Filter the data below, keeping only lines that contain "Fallow".

** Opening Working data block **

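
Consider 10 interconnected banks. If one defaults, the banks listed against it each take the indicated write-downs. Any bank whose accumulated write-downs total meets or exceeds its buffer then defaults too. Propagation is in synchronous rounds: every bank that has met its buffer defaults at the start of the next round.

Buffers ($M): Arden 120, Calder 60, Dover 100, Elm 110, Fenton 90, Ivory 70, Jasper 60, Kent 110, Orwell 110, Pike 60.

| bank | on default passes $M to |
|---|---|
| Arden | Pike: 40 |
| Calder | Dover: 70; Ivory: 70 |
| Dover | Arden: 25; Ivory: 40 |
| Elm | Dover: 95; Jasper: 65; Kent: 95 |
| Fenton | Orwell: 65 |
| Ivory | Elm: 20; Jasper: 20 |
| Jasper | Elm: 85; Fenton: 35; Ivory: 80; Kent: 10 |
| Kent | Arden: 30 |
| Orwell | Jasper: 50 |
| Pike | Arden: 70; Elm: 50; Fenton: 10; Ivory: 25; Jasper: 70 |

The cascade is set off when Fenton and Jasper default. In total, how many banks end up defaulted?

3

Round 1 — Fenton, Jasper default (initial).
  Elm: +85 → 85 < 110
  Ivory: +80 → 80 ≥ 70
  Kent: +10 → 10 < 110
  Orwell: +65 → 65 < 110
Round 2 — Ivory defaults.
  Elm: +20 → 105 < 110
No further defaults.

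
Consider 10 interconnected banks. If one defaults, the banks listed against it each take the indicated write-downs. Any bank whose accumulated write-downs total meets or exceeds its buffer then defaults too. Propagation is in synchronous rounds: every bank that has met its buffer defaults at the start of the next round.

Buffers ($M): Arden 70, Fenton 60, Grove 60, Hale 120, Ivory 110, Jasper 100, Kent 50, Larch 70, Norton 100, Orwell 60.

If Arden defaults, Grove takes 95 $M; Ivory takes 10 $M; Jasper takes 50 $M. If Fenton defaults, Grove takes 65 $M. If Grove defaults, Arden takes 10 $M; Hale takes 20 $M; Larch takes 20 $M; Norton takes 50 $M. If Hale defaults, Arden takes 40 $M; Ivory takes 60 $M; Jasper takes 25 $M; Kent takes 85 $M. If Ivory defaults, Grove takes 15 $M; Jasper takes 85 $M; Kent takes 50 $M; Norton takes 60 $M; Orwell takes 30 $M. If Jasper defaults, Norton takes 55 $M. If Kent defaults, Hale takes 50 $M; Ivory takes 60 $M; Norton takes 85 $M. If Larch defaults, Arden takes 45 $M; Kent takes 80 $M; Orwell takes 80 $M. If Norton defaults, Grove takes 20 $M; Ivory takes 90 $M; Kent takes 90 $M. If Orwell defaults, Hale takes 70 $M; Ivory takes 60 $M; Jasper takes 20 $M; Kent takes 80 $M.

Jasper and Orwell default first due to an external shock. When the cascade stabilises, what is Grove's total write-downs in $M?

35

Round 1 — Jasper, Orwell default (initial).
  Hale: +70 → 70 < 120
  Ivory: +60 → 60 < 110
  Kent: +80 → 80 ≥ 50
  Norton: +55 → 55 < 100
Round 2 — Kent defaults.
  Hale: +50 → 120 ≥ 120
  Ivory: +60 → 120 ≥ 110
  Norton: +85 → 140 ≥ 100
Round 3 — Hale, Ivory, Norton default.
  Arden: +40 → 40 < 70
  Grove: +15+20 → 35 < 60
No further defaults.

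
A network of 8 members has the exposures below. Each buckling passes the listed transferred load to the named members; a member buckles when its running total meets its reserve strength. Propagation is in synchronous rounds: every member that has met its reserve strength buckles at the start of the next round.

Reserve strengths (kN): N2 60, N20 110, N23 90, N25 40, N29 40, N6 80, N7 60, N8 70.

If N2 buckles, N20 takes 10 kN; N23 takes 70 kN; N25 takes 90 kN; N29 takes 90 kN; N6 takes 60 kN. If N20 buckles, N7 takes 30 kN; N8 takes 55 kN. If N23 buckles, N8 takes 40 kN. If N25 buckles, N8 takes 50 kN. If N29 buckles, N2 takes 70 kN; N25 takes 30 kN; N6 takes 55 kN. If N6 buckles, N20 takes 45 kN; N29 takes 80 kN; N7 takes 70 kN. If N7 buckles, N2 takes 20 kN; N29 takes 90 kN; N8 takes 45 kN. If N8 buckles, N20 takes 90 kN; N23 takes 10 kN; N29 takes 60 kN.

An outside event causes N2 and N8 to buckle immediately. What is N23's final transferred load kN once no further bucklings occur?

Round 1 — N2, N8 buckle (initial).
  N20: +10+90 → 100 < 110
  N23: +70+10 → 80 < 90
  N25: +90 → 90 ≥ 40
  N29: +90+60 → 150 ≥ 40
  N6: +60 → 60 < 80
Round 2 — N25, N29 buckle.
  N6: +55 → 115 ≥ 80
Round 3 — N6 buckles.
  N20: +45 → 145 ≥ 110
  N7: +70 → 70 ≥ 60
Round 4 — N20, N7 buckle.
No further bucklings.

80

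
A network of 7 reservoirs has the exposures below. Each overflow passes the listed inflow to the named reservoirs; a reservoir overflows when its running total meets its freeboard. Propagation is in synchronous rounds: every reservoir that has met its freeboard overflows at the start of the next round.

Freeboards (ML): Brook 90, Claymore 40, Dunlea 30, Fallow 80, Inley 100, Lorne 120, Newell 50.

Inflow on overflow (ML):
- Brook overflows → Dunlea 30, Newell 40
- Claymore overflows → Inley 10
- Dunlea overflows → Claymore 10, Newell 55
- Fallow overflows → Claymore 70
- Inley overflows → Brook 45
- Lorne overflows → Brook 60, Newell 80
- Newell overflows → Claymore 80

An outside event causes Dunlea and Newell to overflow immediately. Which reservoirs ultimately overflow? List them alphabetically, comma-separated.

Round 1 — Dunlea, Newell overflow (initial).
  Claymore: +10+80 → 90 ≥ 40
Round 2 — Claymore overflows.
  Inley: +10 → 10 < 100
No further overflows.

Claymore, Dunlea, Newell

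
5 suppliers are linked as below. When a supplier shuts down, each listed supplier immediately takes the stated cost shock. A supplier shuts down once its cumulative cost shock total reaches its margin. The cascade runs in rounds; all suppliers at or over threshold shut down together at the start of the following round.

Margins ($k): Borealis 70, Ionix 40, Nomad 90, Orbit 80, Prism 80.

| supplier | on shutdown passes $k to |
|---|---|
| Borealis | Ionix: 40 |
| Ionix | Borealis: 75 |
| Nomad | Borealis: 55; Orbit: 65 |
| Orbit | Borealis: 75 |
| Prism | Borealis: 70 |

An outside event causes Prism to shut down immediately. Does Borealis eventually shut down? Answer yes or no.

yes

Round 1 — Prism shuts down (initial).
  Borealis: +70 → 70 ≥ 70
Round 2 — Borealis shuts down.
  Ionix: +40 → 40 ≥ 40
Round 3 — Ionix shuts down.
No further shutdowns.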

** Closing Working data block **
** Opening Working data block **

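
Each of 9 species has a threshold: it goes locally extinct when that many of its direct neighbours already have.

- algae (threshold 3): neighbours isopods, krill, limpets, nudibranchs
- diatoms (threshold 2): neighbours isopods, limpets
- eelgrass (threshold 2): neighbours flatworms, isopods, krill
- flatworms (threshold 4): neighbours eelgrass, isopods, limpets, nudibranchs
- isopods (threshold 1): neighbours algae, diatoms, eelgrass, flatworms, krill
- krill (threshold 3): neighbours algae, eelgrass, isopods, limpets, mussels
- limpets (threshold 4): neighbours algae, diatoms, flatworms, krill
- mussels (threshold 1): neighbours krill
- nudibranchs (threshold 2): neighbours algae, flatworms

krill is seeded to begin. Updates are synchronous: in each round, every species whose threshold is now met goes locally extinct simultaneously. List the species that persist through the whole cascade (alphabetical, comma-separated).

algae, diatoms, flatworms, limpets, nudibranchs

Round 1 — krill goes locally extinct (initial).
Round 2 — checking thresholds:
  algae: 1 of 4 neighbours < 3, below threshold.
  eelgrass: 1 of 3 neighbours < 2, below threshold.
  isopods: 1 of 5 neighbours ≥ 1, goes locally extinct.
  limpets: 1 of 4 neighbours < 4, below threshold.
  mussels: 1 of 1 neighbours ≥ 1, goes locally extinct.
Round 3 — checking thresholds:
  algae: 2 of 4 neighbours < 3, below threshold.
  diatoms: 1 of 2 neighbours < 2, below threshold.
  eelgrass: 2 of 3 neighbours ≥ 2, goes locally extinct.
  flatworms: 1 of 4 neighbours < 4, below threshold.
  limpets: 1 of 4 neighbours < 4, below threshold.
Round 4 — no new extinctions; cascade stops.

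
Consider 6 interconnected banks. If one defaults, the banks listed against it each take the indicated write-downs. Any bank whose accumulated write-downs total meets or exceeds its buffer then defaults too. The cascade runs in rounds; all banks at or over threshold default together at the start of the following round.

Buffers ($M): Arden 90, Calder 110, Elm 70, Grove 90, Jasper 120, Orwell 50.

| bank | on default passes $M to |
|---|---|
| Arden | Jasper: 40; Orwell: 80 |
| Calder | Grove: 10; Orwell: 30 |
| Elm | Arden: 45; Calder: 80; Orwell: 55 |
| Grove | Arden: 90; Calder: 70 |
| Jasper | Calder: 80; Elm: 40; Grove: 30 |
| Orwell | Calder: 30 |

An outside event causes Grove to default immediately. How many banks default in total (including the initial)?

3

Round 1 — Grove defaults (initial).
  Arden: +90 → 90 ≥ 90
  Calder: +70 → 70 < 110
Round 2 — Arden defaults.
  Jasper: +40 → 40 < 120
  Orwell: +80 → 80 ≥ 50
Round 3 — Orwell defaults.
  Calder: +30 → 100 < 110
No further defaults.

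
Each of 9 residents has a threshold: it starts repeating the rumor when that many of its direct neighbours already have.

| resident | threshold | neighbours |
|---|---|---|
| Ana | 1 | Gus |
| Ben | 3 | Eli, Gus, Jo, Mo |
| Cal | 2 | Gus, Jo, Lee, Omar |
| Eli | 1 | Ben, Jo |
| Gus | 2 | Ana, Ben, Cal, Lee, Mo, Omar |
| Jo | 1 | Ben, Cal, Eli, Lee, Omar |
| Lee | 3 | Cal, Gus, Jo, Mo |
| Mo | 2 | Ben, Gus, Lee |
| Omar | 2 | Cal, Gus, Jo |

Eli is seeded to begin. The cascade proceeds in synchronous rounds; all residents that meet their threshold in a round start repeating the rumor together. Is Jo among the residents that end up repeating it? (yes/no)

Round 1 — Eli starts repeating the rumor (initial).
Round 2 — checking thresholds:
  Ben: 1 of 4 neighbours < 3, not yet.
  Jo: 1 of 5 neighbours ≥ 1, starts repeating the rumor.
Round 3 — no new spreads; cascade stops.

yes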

** Closing Working data block **

§ **Problem solution**:
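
Freeboards (ML): Brook 90, Claymore 40, Dunlea 30, Fallow 80, Inley 100, Lorne 120, Newell 50.
- Fallow overflows → Claymore 70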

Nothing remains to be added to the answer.